■ **EXERCISE REQUIREMENTS**
Repeat the listing below in full, keeping each word as given.

-------- ENTRIES SUPPLIED --------

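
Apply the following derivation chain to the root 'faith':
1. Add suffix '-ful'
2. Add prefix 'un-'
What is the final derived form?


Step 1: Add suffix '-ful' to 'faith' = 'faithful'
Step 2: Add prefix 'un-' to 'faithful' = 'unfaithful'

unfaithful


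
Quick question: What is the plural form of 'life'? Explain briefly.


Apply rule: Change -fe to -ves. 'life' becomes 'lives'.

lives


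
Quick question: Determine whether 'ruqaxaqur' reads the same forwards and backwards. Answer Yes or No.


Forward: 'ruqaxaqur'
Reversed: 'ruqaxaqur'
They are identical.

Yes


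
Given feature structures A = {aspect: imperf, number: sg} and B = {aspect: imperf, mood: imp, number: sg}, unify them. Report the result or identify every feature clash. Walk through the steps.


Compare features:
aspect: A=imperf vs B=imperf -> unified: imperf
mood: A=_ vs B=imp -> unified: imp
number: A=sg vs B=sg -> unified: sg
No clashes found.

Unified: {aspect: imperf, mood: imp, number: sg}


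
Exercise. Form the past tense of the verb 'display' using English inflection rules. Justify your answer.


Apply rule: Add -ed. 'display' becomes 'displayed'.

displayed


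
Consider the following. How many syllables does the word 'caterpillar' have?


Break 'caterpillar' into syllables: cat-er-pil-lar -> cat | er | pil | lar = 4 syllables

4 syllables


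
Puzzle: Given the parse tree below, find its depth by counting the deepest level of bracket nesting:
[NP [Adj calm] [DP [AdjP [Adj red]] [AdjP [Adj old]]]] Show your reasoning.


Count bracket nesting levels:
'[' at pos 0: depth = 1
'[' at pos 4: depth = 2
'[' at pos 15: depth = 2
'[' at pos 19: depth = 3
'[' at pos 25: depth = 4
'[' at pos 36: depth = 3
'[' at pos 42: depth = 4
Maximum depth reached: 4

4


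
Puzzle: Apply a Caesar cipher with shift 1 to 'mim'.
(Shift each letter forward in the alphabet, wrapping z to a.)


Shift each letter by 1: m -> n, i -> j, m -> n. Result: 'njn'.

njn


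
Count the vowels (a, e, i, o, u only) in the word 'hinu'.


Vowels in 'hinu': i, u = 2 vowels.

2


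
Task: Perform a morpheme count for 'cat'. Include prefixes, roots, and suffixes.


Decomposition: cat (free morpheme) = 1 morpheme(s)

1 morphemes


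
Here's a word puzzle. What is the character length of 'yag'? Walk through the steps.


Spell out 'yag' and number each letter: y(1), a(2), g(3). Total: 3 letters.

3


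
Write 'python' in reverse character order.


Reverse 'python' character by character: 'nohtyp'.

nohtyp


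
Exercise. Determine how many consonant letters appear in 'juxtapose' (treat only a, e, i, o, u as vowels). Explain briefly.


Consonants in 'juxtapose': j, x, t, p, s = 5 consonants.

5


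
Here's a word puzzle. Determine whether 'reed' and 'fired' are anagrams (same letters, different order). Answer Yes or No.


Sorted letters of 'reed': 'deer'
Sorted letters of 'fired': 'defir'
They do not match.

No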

--------

■ **ANSWER AREA**
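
Apply the following derivation chain to the root 'faith':
1. Add suffix '-ful'
2. Add prefix 'un-'
What is the final derived form?


Step 1: Add suffix '-ful' to 'faith' = 'faithful'
Step 2: Add prefix 'un-' to 'faithful' = 'unfaithful'

unfaithful


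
Quick question: What is the plural form of 'life'? Explain briefly.


Apply rule: Change -fe to -ves. 'life' becomes 'lives'.

lives


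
Quick question: Determine whether 'ruqaxaqur' reads the same forwards and backwards. Answer Yes or No.


Forward: 'ruqaxaqur'
Reversed: 'ruqaxaqur'
They are identical.

Yes


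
Given feature structures A = {aspect: imperf, number: sg} and B = {aspect: imperf, mood: imp, number: sg}, unify them. Report the result or identify every feature clash. Walk through the steps.


Compare features:
aspect: A=imperf vs B=imperf -> unified: imperf
mood: A=_ vs B=imp -> unified: imp
number: A=sg vs B=sg -> unified: sg
No clashes found.

Unified: {aspect: imperf, mood: imp, number: sg}


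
Exercise. Form the past tense of the verb 'display' using English inflection rules. Justify your answer.


Apply rule: Add -ed. 'display' becomes 'displayed'.

displayed


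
Consider the following. How many syllables does the word 'caterpillar' have?


Break 'caterpillar' into syllables: cat-er-pil-lar -> cat | er | pil | lar = 4 syllables

4 syllables


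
Puzzle: Given the parse tree below, find its depth by counting the deepest level of bracket nesting:
[NP [Adj calm] [DP [AdjP [Adj red]] [AdjP [Adj old]]]] Show your reasoning.


Count bracket nesting levels:
'[' at pos 0: depth = 1
'[' at pos 4: depth = 2
'[' at pos 15: depth = 2
'[' at pos 19: depth = 3
'[' at pos 25: depth = 4
'[' at pos 36: depth = 3
'[' at pos 42: depth = 4
Maximum depth reached: 4

4


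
Puzzle: Apply a Caesar cipher with shift 1 to 'mim'.
(Shift each letter forward in the alphabet, wrapping z to a.)


Shift each letter by 1: m -> n, i -> j, m -> n. Result: 'njn'.

njn


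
Count the vowels (a, e, i, o, u only) in the word 'hinu'.


Vowels in 'hinu': i, u = 2 vowels.

2


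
Task: Perform a morpheme count for 'cat'. Include prefixes, roots, and suffixes.


Decomposition: cat (free morpheme) = 1 morpheme(s)

1 morphemes


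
Here's a word puzzle. What is the character length of 'yag'? Walk through the steps.


Spell out 'yag' and number each letter: y(1), a(2), g(3). Total: 3 letters.

3


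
Write 'python' in reverse character order.


Reverse 'python' character by character: 'nohtyp'.

nohtyp


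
Exercise. Determine how many consonant letters appear in 'juxtapose' (treat only a, e, i, o, u as vowels). Explain briefly.


Consonants in 'juxtapose': j, x, t, p, s = 5 consonants.

5


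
Here's a word puzzle. Determine whether 'reed' and 'fired' are anagrams (same letters, different order). Answer Yes or No.


Sorted letters of 'reed': 'deer'
Sorted letters of 'fired': 'defir'
They do not match.

No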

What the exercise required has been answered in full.